-- Work instructions --
The first line of the entries below, the line containing "Bail under this schedule may not exceed $750,000.", and every line between them should be repeated exactly, and nothing else.
Records for this task: Begin
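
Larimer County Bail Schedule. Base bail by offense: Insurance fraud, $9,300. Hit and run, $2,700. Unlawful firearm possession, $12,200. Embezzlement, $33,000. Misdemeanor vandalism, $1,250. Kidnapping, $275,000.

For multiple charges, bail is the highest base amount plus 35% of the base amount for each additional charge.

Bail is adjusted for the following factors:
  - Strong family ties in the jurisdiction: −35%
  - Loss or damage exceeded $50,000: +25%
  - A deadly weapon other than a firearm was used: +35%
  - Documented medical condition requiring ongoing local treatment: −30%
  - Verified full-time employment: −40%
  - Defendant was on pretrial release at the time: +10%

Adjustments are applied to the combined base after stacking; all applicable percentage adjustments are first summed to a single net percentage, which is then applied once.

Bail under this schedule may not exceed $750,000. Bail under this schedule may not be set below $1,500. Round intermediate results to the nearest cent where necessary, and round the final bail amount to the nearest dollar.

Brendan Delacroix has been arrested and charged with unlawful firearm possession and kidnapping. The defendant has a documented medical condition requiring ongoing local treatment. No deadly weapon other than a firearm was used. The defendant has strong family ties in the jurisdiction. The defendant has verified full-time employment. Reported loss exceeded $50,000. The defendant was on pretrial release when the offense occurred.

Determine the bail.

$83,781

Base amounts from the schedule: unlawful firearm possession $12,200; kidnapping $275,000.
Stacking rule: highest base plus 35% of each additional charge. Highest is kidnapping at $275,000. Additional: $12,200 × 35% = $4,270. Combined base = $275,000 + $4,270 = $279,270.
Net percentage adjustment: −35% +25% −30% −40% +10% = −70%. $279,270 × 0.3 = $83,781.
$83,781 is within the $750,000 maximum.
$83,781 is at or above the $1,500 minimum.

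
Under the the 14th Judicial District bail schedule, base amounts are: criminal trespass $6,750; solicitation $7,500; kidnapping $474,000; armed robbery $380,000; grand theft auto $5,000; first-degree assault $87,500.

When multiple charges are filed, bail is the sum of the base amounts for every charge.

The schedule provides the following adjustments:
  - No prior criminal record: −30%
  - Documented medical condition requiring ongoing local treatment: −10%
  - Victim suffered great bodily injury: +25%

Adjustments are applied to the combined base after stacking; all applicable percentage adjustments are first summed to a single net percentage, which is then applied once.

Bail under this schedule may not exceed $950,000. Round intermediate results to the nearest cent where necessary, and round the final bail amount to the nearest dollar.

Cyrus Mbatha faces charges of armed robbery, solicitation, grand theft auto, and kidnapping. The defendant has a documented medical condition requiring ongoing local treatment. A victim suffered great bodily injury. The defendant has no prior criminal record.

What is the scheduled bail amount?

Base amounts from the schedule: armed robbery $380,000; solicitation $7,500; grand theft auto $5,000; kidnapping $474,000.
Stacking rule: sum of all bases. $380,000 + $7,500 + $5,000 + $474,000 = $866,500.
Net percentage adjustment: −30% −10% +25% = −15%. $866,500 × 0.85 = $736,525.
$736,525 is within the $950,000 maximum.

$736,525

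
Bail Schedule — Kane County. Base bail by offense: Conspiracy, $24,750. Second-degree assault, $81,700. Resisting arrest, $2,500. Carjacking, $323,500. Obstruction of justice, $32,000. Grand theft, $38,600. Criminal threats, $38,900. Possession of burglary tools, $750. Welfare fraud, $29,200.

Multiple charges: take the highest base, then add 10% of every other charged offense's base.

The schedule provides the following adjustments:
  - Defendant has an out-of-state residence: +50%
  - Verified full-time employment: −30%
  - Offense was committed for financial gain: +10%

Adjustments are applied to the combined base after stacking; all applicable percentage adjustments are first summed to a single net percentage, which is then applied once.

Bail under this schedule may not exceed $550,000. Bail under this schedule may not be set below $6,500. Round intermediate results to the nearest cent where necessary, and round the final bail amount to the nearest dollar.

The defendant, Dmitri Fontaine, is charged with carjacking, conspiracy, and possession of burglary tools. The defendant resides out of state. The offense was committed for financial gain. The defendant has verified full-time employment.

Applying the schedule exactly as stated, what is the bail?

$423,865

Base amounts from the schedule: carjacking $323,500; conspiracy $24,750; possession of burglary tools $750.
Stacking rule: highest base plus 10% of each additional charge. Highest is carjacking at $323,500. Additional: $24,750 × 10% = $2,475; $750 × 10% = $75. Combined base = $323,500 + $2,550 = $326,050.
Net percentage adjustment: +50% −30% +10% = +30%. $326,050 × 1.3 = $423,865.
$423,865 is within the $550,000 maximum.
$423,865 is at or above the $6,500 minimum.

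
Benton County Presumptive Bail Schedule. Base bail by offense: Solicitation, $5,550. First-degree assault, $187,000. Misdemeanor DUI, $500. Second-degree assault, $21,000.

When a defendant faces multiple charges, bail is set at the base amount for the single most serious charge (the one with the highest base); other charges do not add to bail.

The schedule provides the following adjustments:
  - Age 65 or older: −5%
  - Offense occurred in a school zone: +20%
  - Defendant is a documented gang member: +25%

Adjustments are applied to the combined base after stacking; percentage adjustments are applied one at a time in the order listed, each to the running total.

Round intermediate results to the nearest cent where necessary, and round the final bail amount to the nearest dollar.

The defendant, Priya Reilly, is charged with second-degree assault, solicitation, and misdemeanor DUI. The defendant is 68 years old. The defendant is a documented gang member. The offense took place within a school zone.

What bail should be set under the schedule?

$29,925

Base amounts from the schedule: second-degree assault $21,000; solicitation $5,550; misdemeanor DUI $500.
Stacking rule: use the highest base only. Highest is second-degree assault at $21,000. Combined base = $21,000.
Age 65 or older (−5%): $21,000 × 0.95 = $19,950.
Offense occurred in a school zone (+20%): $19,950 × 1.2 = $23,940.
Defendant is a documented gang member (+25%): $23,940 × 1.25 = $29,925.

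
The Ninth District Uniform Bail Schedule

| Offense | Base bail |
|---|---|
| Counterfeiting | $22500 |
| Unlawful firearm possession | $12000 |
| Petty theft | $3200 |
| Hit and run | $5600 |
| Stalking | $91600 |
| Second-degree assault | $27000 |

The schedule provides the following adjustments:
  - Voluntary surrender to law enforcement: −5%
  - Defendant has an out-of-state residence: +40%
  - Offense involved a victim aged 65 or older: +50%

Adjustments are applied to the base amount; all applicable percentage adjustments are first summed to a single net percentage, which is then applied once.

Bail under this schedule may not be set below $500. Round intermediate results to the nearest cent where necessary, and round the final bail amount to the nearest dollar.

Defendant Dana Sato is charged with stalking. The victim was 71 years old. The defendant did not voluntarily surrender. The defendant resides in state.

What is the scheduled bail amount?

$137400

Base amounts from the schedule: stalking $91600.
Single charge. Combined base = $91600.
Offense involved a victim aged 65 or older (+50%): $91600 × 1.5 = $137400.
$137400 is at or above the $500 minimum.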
Records for this task: End
-- Solution to this problem --
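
Larimer County Bail Schedule. Base bail by offense: Insurance fraud, $9,300. Hit and run, $2,700. Unlawful firearm possession, $12,200. Embezzlement, $33,000. Misdemeanor vandalism, $1,250. Kidnapping, $275,000.

For multiple charges, bail is the highest base amount plus 35% of the base amount for each additional charge.

Bail is adjusted for the following factors:
  - Strong family ties in the jurisdiction: −35%
  - Loss or damage exceeded $50,000: +25%
  - A deadly weapon other than a firearm was used: +35%
  - Documented medical condition requiring ongoing local treatment: −30%
  - Verified full-time employment: −40%
  - Defendant was on pretrial release at the time: +10%

Adjustments are applied to the combined base after stacking; all applicable percentage adjustments are first summed to a single net percentage, which is then applied once.

Bail under this schedule may not exceed $750,000. Bail under this schedule may not be set below $1,500. Round intermediate results to the nearest cent where necessary, and round the final bail amount to the nearest dollar.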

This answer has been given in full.